[Source records]
== Segment start ==

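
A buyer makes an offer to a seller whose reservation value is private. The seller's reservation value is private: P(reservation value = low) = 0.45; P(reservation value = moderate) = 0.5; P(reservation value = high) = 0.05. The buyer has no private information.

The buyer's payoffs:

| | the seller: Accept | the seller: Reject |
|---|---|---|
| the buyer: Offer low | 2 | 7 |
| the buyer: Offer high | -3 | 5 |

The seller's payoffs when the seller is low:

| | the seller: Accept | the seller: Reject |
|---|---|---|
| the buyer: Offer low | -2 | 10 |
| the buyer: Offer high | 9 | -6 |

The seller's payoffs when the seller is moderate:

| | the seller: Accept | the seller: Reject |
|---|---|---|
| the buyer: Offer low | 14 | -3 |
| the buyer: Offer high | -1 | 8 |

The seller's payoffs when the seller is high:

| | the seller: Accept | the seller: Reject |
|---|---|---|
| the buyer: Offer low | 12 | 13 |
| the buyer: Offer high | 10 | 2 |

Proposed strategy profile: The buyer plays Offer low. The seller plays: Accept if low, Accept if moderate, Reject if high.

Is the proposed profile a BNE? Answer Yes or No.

No

A profile is a BNE iff every type of every player is best-responding given beliefs about the other side.
The buyer plays Offer low: E[Offer low] = 0.45·(2) + 0.5·(2) + 0.05·(7) = 2.25; E[Offer high] = -2.6. Best-responding. ✓
The seller (reservation value low), facing Offer low: Accept gives -2, Reject gives 10. Proposed Accept is not best — profitable deviation exists. ✗
The seller (reservation value moderate), facing Offer low: Accept gives 14, Reject gives -3. Proposed Accept is best. ✓
The seller (reservation value high), facing Offer low: Accept gives 12, Reject gives 13. Proposed Reject is best. ✓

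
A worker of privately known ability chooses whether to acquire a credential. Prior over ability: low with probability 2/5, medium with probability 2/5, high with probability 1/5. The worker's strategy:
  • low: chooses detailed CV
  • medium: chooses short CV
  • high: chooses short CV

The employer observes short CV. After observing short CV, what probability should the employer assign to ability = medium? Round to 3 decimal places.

0.667

P(short CV) = (2/5)·0 + (2/5)·1 + (1/5)·1 = 3/5
P(medium | short CV) = ((2/5)·1) / (3/5) = (2/5) / (3/5) = 2/3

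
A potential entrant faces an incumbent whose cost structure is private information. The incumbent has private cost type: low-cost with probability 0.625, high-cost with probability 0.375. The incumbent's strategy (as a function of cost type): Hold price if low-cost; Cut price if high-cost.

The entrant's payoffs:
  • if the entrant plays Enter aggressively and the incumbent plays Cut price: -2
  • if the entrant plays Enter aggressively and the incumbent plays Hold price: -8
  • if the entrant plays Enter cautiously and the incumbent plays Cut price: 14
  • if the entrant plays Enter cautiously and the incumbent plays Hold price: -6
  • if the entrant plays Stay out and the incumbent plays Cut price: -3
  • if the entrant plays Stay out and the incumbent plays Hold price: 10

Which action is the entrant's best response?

Stay out

Compute the entrant's expected payoff for each action, taking the expectation over the incumbent's type.
E[Enter aggressively] = 0.625·(-8) + 0.375·(-2) = -5.75
E[Enter cautiously] = 0.625·(-6) + 0.375·(14) = 1.5
E[Stay out] = 0.625·(10) + 0.375·(-3) = 5.125
Best response: Stay out (5.125 is the largest).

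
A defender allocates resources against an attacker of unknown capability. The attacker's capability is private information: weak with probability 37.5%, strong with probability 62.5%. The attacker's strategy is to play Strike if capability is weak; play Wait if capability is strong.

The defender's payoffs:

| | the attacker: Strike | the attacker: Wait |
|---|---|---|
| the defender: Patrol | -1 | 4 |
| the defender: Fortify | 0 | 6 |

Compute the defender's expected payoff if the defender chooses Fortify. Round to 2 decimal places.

E[Fortify] = 0.375·0 + 0.625·6 = 0 + 3.75 = 3.75

3.75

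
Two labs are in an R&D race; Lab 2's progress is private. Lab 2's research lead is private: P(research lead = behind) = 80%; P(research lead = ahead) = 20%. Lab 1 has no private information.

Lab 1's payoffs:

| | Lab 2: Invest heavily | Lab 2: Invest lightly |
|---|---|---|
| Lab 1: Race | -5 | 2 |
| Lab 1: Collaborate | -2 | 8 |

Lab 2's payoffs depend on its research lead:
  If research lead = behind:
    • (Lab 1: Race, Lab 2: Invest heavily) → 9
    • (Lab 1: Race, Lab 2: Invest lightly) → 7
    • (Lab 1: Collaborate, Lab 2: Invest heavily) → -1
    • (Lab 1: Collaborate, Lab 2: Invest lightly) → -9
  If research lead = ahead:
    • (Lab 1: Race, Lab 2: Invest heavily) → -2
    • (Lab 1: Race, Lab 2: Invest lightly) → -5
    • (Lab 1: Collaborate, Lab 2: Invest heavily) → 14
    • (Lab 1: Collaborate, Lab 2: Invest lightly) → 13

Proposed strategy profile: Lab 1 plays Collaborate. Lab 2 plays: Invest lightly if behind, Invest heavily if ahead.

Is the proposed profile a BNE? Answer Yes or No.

No

Lab 1 plays Collaborate: E[Collaborate] = 0.8·(8) + 0.2·(-2) = 6; E[Race] = 0.6. Best-responding. ✓
Lab 2 (research lead behind), facing Collaborate: Invest heavily gives -1, Invest lightly gives -9. Proposed Invest lightly is not best — profitable deviation exists. ✗
Lab 2 (research lead ahead), facing Collaborate: Invest heavily gives 14, Invest lightly gives 13. Proposed Invest heavily is best. ✓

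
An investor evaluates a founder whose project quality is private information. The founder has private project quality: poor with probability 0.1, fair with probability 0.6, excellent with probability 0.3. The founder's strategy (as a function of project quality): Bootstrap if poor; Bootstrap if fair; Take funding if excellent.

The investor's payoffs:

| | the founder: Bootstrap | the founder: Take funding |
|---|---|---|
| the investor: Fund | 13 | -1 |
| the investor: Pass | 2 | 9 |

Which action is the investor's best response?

Compute the investor's expected payoff for each action, taking the expectation over the founder's type.
E[Fund] = 0.1·(13) + 0.6·(13) + 0.3·(-1) = 8.8
E[Pass] = 0.1·(2) + 0.6·(2) + 0.3·(9) = 4.1
Best response: Fund (8.8 is the largest).

Fund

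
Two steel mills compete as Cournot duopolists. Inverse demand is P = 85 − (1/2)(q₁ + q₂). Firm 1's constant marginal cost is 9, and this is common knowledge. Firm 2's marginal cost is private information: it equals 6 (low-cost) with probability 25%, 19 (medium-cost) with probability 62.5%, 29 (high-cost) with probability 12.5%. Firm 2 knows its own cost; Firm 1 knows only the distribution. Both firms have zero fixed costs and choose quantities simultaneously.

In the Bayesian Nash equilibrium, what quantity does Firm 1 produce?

56

Type-c best response for Firm 2: q₂(c) = (85 − c) − q₁/2.
Firm 1 maximizes expected profit; its first-order condition is 85 − q₁ − (1/2)E[q₂] − 9 = 0.
Substituting E[q₂] and solving: E[c₂] = 17, so q₁ = (85 − 2·9 + 17)/(3/2) = 56.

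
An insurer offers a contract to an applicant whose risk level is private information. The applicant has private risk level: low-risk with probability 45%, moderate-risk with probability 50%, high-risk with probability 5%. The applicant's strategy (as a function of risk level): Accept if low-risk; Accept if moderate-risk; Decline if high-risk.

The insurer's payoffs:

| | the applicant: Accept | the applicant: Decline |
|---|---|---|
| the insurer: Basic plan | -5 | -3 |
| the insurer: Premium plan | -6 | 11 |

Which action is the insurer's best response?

E[Basic plan] = 0.45·(-5) + 0.5·(-5) + 0.05·(-3) = -4.9
E[Premium plan] = 0.45·(-6) + 0.5·(-6) + 0.05·(11) = -5.15
Best response: Basic plan (-4.9 is the largest).

Basic plan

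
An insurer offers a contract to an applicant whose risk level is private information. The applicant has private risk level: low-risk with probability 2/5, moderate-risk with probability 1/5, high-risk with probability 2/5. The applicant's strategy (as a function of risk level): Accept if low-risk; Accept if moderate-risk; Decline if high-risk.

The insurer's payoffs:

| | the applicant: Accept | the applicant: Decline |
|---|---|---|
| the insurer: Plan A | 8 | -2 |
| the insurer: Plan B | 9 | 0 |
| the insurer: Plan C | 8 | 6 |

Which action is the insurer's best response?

Plan C

Compute the insurer's expected payoff for each action, taking the expectation over the applicant's type.
E[Plan A] = 2/5·(8) + 1/5·(8) + 2/5·(-2) = 4
E[Plan B] = 2/5·(9) + 1/5·(9) + 2/5·(0) = 27/5
E[Plan C] = 2/5·(8) + 1/5·(8) + 2/5·(6) = 36/5
Best response: Plan C (36/5 is the largest).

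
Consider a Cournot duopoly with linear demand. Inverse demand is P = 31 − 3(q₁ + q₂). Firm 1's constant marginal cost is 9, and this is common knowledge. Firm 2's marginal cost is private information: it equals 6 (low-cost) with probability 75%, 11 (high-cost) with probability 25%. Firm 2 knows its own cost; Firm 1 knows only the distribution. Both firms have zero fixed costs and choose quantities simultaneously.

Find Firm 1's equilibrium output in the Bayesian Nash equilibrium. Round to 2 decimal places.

2.25

Each type of Firm 2 best-responds to q₁; Firm 1 best-responds to the expected q₂ over Firm 2's types.
Firm 2 with cost c maximizes (31 − 3(q₁+q₂) − c)·q₂, giving q₂(c) = (31 − c − 3q₁)/6.
E[c₂] = 0.75·6 + 0.25·11 = 7.25
Firm 1's FOC against E[q₂] yields q₁ = (31 − 2·9 + E[c₂])/9 = (31 − 18 + 7.25)/9 = 2.25.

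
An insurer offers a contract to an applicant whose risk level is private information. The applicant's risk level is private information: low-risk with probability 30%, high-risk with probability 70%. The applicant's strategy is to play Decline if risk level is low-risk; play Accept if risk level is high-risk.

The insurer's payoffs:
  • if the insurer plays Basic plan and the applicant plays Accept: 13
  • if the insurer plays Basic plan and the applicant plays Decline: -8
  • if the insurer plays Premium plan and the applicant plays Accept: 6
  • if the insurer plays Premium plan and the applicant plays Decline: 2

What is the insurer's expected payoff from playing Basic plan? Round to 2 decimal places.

6.70

Take the expectation over the applicant's risk level, weighting each type's action by its prior probability.
E[Basic plan] = 0.3·(-8) + 0.7·13 = (-2.4) + 9.1 = 6.7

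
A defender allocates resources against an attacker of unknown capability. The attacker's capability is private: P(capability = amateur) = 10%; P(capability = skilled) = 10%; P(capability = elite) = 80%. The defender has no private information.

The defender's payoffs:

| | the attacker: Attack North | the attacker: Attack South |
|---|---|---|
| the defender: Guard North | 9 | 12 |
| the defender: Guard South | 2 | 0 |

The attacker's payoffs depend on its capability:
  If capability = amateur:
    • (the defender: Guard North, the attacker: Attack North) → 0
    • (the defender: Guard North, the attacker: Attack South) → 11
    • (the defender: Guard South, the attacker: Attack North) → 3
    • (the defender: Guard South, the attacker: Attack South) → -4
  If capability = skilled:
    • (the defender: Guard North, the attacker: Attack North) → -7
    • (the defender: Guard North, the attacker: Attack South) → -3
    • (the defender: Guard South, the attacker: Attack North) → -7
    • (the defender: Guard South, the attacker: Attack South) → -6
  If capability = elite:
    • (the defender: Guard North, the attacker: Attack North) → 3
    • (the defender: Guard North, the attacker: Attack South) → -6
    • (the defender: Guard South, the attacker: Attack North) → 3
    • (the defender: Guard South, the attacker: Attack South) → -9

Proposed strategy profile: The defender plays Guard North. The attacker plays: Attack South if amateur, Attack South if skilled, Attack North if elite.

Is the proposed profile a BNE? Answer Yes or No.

The defender plays Guard North: E[Guard North] = 0.1·(12) + 0.1·(12) + 0.8·(9) = 9.6; E[Guard South] = 1.6. Best-responding. ✓
The attacker (capability amateur), facing Guard North: Attack North gives 0, Attack South gives 11. Proposed Attack South is best. ✓
The attacker (capability skilled), facing Guard North: Attack North gives -7, Attack South gives -3. Proposed Attack South is best. ✓
The attacker (capability elite), facing Guard North: Attack North gives 3, Attack South gives -6. Proposed Attack North is best. ✓

Yes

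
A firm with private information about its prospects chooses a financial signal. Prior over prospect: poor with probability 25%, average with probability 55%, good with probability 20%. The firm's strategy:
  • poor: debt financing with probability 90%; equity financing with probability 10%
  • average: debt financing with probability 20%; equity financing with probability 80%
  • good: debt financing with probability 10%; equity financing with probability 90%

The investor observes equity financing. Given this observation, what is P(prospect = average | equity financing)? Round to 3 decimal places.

0.682

P(equity financing) = 0.25·0.1 + 0.55·0.8 + 0.2·0.9 = 0.645
P(average | equity financing) = (0.55·0.8) / 0.645 = 0.44 / 0.645 = 0.682171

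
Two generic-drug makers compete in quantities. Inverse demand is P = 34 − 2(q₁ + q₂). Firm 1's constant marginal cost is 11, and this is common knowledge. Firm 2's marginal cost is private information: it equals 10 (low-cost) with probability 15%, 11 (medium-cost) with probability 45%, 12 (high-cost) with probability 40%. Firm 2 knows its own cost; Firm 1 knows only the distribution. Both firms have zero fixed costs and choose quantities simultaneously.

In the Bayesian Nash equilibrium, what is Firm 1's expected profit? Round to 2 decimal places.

30.03

Type-c best response for Firm 2: q₂(c) = (34 − c)/4 − q₁/2.
Firm 1 maximizes expected profit; its first-order condition is 34 − 4q₁ − 2E[q₂] − 11 = 0.
Substituting E[q₂] and solving: E[c₂] = 11.25, so q₁ = (34 − 2·11 + 11.25)/6 = 3.875.
E[P] = 34 − 2·(q₁ + E[q₂]) = 18.75; Firm 1's expected profit = (E[P] − 11)·q₁ = (18.75 − 11)·3.875 = 30.0312.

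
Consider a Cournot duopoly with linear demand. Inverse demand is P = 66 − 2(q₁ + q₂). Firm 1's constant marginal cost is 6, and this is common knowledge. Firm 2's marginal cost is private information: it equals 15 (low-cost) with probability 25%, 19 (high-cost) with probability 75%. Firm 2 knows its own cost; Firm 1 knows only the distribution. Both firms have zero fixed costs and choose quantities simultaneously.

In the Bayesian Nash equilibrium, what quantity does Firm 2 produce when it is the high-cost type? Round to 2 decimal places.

Type-c best response for Firm 2: q₂(c) = (66 − c)/4 − q₁/2.
Firm 1 maximizes expected profit; its first-order condition is 66 − 4q₁ − 2E[q₂] − 6 = 0.
Substituting E[q₂] and solving: E[c₂] = 18, so q₁ = (66 − 2·6 + 18)/6 = 12.
q₂(high-cost) = (66 − 19 − 2·12)/4 = 5.75.

5.75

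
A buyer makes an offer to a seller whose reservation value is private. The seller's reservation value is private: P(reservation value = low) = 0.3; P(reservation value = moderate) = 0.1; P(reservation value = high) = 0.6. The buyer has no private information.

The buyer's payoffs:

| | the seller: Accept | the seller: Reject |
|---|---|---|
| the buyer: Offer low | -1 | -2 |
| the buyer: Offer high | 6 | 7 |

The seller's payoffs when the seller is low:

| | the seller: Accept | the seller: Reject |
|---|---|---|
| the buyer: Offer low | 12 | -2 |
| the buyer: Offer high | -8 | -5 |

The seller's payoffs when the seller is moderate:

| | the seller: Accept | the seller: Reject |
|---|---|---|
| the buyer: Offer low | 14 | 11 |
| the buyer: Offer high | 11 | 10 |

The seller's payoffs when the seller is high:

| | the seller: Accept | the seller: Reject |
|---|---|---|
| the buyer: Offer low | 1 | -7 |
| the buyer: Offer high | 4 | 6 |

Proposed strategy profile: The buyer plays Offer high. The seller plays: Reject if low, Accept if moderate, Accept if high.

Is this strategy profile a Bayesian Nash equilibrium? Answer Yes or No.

The buyer plays Offer high: E[Offer high] = 0.3·(7) + 0.1·(6) + 0.6·(6) = 6.3; E[Offer low] = -1.3. Best-responding. ✓
The seller (reservation value low), facing Offer high: Accept gives -8, Reject gives -5. Proposed Reject is best. ✓
The seller (reservation value moderate), facing Offer high: Accept gives 11, Reject gives 10. Proposed Accept is best. ✓
The seller (reservation value high), facing Offer high: Accept gives 4, Reject gives 6. Proposed Accept is not best — profitable deviation exists. ✗

No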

== Segment end ==

▶ _INSTRUCTIONS TO FOLLOW_
Only one stretch of the records above is wanted: the lines between the one holding "high | 9 | -6 |" and the one holding "Cut price: -2", inclusive, reproduced exactly.

▶ _ANSWER SECTION_
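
| the buyer: Offer high | 9 | -6 |

The seller's payoffs when the seller is moderate:

| | the seller: Accept | the seller: Reject |
|---|---|---|
| the buyer: Offer low | 14 | -3 |
| the buyer: Offer high | -1 | 8 |

The seller's payoffs when the seller is high:

| | the seller: Accept | the seller: Reject |
|---|---|---|
| the buyer: Offer low | 12 | 13 |
| the buyer: Offer high | 10 | 2 |

Proposed strategy profile: The buyer plays Offer low. The seller plays: Accept if low, Accept if moderate, Reject if high.

Is the proposed profile a BNE? Answer Yes or No.

No

A profile is a BNE iff every type of every player is best-responding given beliefs about the other side.
The buyer plays Offer low: E[Offer low] = 0.45·(2) + 0.5·(2) + 0.05·(7) = 2.25; E[Offer high] = -2.6. Best-responding. ✓
The seller (reservation value low), facing Offer low: Accept gives -2, Reject gives 10. Proposed Accept is not best — profitable deviation exists. ✗
The seller (reservation value moderate), facing Offer low: Accept gives 14, Reject gives -3. Proposed Accept is best. ✓
The seller (reservation value high), facing Offer low: Accept gives 12, Reject gives 13. Proposed Reject is best. ✓

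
A worker of privately known ability chooses whether to acquire a credential. Prior over ability: low with probability 2/5, medium with probability 2/5, high with probability 1/5. The worker's strategy:
  • low: chooses detailed CV
  • medium: chooses short CV
  • high: chooses short CV

The employer observes short CV. After observing short CV, what probability should the employer assign to ability = medium? Round to 3 decimal places.

0.667

P(short CV) = (2/5)·0 + (2/5)·1 + (1/5)·1 = 3/5
P(medium | short CV) = ((2/5)·1) / (3/5) = (2/5) / (3/5) = 2/3

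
A potential entrant faces an incumbent whose cost structure is private information. The incumbent has private cost type: low-cost with probability 0.625, high-cost with probability 0.375. The incumbent's strategy (as a function of cost type): Hold price if low-cost; Cut price if high-cost.

The entrant's payoffs:
  • if the entrant plays Enter aggressively and the incumbent plays Cut price: -2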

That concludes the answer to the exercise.